Saved entries
>>>
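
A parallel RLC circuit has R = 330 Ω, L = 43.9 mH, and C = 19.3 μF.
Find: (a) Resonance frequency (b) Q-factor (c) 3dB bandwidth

Step 1 — Resonance: ω₀ = 1/√(LC) = 1/√(0.0439·1.93e-05) = 1086 rad/s.
Step 2 — f₀ = ω₀/(2π) = 172.9 Hz.
Step 3 — Parallel Q: Q = R/(ω₀L) = 330/(1086·0.0439) = 6.919.
Step 4 — Bandwidth: Δω = ω₀/Q = 157 rad/s; BW = Δω/(2π) = 24.99 Hz.

(a) f₀ = 172.9 Hz  (b) Q = 6.919  (c) BW = 24.99 Hz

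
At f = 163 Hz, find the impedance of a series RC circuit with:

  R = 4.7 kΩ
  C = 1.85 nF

Step 1 — Angular frequency: ω = 2π·f = 2π·163 = 1024 rad/s.
Step 2 — Component impedances:
  R: Z = R = 4700 Ω
  C: Z = 1/(jωC) = -j/(ω·C) = 0 - j5.278e+05 Ω
Step 3 — Series combination: Z_total = R + C = 4700 - j5.278e+05 Ω = 5.278e+05∠-89.5° Ω.

Z = 4700 - j5.278e+05 Ω = 5.278e+05∠-89.5° Ω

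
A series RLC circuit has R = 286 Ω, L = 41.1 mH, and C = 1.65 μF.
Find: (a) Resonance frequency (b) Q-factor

Step 1 — Resonance condition Im(Z)=0 gives ω₀ = 1/√(LC).
Step 2 — ω₀ = 1/√(0.0411·1.65e-06) = 3840 rad/s.
Step 3 — f₀ = ω₀/(2π) = 611.2 Hz.
Step 4 — Series Q: Q = ω₀L/R = 3840·0.0411/286 = 0.5518.

(a) f₀ = 611.2 Hz  (b) Q = 0.5518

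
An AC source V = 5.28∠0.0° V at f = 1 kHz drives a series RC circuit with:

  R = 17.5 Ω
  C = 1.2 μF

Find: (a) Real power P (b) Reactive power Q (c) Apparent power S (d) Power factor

Step 1 — Angular frequency: ω = 2π·f = 2π·1000 = 6283 rad/s.
Step 2 — Component impedances:
  R: Z = R = 17.5 Ω
  C: Z = 1/(jωC) = -j/(ω·C) = 0 - j132.6 Ω
Step 3 — Series combination: Z_total = R + C = 17.5 - j132.6 Ω = 133.8∠-82.5° Ω.
Step 4 — Source phasor: V = 5.28∠0.0° V = 5.28 V.
Step 5 — Current: I = V / Z = 0.005163 + j0.03913 A = 0.03947∠82.5° A.
Step 6 — Complex power: S = V·I* = 0.02726 - j0.2066 VA.
Step 7 — Real power: P = Re(S) = 0.02726 W.
Step 8 — Reactive power: Q = Im(S) = -0.2066 VAR.
Step 9 — Apparent power: |S| = 0.2084 VA.
Step 10 — Power factor: PF = P/|S| = 0.1308 (leading).

(a) P = 0.02726 W  (b) Q = -0.2066 VAR  (c) S = 0.2084 VA  (d) PF = 0.1308 (leading)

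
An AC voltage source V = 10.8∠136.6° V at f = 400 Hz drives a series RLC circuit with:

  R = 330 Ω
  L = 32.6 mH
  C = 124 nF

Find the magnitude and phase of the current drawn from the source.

Step 1 — Angular frequency: ω = 2π·f = 2π·400 = 2513 rad/s.
Step 2 — Component impedances:
  R: Z = R = 330 Ω
  L: Z = jωL = j·2513·0.0326 = 0 + j81.93 Ω
  C: Z = 1/(jωC) = -j/(ω·C) = 0 - j3209 Ω
Step 3 — Series combination: Z_total = R + L + C = 330 - j3127 Ω = 3144∠-84.0° Ω.
Step 4 — Source phasor: V = 10.8∠136.6° V = -7.847 + j7.421 V.
Step 5 — Ohm's law: I = V / Z_total = (-7.847 + j7.421) / (330 - j3127) = -0.002609 - j0.002234 A.
Step 6 — Convert to polar: |I| = 0.003435 A, ∠I = -139.4°.

I = 0.003435∠-139.4° A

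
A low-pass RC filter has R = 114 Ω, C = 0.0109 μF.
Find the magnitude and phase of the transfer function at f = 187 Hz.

Step 1 — Angular frequency: ω = 2π·187 = 1175 rad/s.
Step 2 — Transfer function: H(jω) = 1/(1 + jωRC).
Step 3 — Denominator: 1 + jωRC = 1 + j·1175·114·1.09e-08 = 1 + j0.00146.
Step 4 — H = 1 - j0.00146.
Step 5 — Magnitude: |H| = 1 (-0.0 dB); phase: φ = -0.1°.

|H| = 1 (-0.0 dB), φ = -0.1°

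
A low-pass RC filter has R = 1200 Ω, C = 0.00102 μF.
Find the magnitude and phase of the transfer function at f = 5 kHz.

Step 1 — Angular frequency: ω = 2π·5000 = 3.142e+04 rad/s.
Step 2 — Transfer function: H(jω) = 1/(1 + jωRC).
Step 3 — Denominator: 1 + jωRC = 1 + j·3.142e+04·1200·1.02e-09 = 1 + j0.03845.
Step 4 — H = 0.9985 - j0.0384.
Step 5 — Magnitude: |H| = 0.9993 (-0.0 dB); phase: φ = -2.2°.

|H| = 0.9993 (-0.0 dB), φ = -2.2°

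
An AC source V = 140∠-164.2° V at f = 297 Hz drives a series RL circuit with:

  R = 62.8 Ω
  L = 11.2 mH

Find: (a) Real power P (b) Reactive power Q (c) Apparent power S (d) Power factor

Step 1 — Angular frequency: ω = 2π·f = 2π·297 = 1866 rad/s.
Step 2 — Component impedances:
  R: Z = R = 62.8 Ω
  L: Z = jωL = j·1866·0.0112 = 0 + j20.9 Ω
Step 3 — Series combination: Z_total = R + L = 62.8 + j20.9 Ω = 66.19∠18.4° Ω.
Step 4 — Source phasor: V = 140∠-164.2° V = -134.7 - j38.12 V.
Step 5 — Current: I = V / Z = -2.113 + j0.09624 A = 2.115∠177.4° A.
Step 6 — Complex power: S = V·I* = 281 + j93.51 VA.
Step 7 — Real power: P = Re(S) = 281 W.
Step 8 — Reactive power: Q = Im(S) = 93.51 VAR.
Step 9 — Apparent power: |S| = 296.1 VA.
Step 10 — Power factor: PF = P/|S| = 0.9488 (lagging).

(a) P = 281 W  (b) Q = 93.51 VAR  (c) S = 296.1 VA  (d) PF = 0.9488 (lagging)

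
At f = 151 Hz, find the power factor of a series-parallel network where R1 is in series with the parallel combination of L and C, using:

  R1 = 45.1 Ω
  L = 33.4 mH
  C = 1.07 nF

Step 1 — Angular frequency: ω = 2π·f = 2π·151 = 948.8 rad/s.
Step 2 — Component impedances:
  R1: Z = R = 45.1 Ω
  L: Z = jωL = j·948.8·0.0334 = 0 + j31.69 Ω
  C: Z = 1/(jωC) = -j/(ω·C) = 0 - j9.851e+05 Ω
Step 3 — Parallel branch: L || C = 1/(1/L + 1/C) = 0 + j31.69 Ω.
Step 4 — Series with R1: Z_total = R1 + (L || C) = 45.1 + j31.69 Ω = 55.12∠35.1° Ω.
Step 5 — Power factor: PF = cos(φ) = Re(Z)/|Z| = 45.1/55.12 = 0.8182.
Step 6 — Type: Im(Z) = 31.69 ⇒ lagging (phase φ = 35.1°).

PF = 0.8182 (lagging, φ = 35.1°)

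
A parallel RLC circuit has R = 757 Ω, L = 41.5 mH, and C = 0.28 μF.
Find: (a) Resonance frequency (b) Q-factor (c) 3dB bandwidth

Step 1 — Resonance: ω₀ = 1/√(LC) = 1/√(0.0415·2.8e-07) = 9277 rad/s.
Step 2 — f₀ = ω₀/(2π) = 1476 Hz.
Step 3 — Parallel Q: Q = R/(ω₀L) = 757/(9277·0.0415) = 1.966.
Step 4 — Bandwidth: Δω = ω₀/Q = 4718 rad/s; BW = Δω/(2π) = 750.9 Hz.

(a) f₀ = 1476 Hz  (b) Q = 1.966  (c) BW = 750.9 Hz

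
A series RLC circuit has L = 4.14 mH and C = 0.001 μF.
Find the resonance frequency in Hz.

Step 1 — Resonance condition Im(Z)=0 gives ω₀ = 1/√(LC).
Step 2 — ω₀ = 1/√(0.00414·1e-09) = 4.915e+05 rad/s.
Step 3 — f₀ = ω₀/(2π) = 7.822e+04 Hz.

f₀ = 7.822e+04 Hz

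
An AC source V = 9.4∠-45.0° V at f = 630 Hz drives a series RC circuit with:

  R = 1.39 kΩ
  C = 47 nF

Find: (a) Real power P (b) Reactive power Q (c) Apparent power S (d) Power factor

Step 1 — Angular frequency: ω = 2π·f = 2π·630 = 3958 rad/s.
Step 2 — Component impedances:
  R: Z = R = 1390 Ω
  C: Z = 1/(jωC) = -j/(ω·C) = 0 - j5375 Ω
Step 3 — Series combination: Z_total = R + C = 1390 - j5375 Ω = 5552∠-75.5° Ω.
Step 4 — Source phasor: V = 9.4∠-45.0° V = 6.647 - j6.647 V.
Step 5 — Current: I = V / Z = 0.001459 + j0.0008593 A = 0.001693∠30.5° A.
Step 6 — Complex power: S = V·I* = 0.003985 - j0.01541 VA.
Step 7 — Real power: P = Re(S) = 0.003985 W.
Step 8 — Reactive power: Q = Im(S) = -0.01541 VAR.
Step 9 — Apparent power: |S| = 0.01592 VA.
Step 10 — Power factor: PF = P/|S| = 0.2504 (leading).

(a) P = 0.003985 W  (b) Q = -0.01541 VAR  (c) S = 0.01592 VA  (d) PF = 0.2504 (leading)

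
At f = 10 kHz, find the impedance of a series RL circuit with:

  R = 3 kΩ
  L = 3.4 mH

Step 1 — Angular frequency: ω = 2π·f = 2π·1e+04 = 6.283e+04 rad/s.
Step 2 — Component impedances:
  R: Z = R = 3000 Ω
  L: Z = jωL = j·6.283e+04·0.0034 = 0 + j213.6 Ω
Step 3 — Series combination: Z_total = R + L = 3000 + j213.6 Ω = 3008∠4.1° Ω.

Z = 3000 + j213.6 Ω = 3008∠4.1° Ω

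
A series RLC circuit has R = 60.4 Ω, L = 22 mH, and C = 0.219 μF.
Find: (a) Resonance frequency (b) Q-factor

Step 1 — Resonance condition Im(Z)=0 gives ω₀ = 1/√(LC).
Step 2 — ω₀ = 1/√(0.022·2.19e-07) = 1.441e+04 rad/s.
Step 3 — f₀ = ω₀/(2π) = 2293 Hz.
Step 4 — Series Q: Q = ω₀L/R = 1.441e+04·0.022/60.4 = 5.247.

(a) f₀ = 2293 Hz  (b) Q = 5.247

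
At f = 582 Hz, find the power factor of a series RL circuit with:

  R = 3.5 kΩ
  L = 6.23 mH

Step 1 — Angular frequency: ω = 2π·f = 2π·582 = 3657 rad/s.
Step 2 — Component impedances:
  R: Z = R = 3500 Ω
  L: Z = jωL = j·3657·0.00623 = 0 + j22.78 Ω
Step 3 — Series combination: Z_total = R + L = 3500 + j22.78 Ω = 3500∠0.4° Ω.
Step 4 — Power factor: PF = cos(φ) = Re(Z)/|Z| = 3500/3500 = 1.
Step 5 — Type: Im(Z) = 22.78 ⇒ lagging (phase φ = 0.4°).

PF = 1 (lagging, φ = 0.4°)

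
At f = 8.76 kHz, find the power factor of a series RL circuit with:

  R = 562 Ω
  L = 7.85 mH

Step 1 — Angular frequency: ω = 2π·f = 2π·8760 = 5.504e+04 rad/s.
Step 2 — Component impedances:
  R: Z = R = 562 Ω
  L: Z = jωL = j·5.504e+04·0.00785 = 0 + j432.1 Ω
Step 3 — Series combination: Z_total = R + L = 562 + j432.1 Ω = 708.9∠37.6° Ω.
Step 4 — Power factor: PF = cos(φ) = Re(Z)/|Z| = 562/708.9 = 0.7928.
Step 5 — Type: Im(Z) = 432.1 ⇒ lagging (phase φ = 37.6°).

PF = 0.7928 (lagging, φ = 37.6°)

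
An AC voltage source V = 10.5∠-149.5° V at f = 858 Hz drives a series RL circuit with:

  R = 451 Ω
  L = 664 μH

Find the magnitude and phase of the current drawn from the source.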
<<<
> [Directions for this task]:
Show all lines from the data above in which the word "filter" appears.

> [Reply]:
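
A low-pass RC filter has R = 114 Ω, C = 0.0109 μF.
A low-pass RC filter has R = 1200 Ω, C = 0.00102 μF.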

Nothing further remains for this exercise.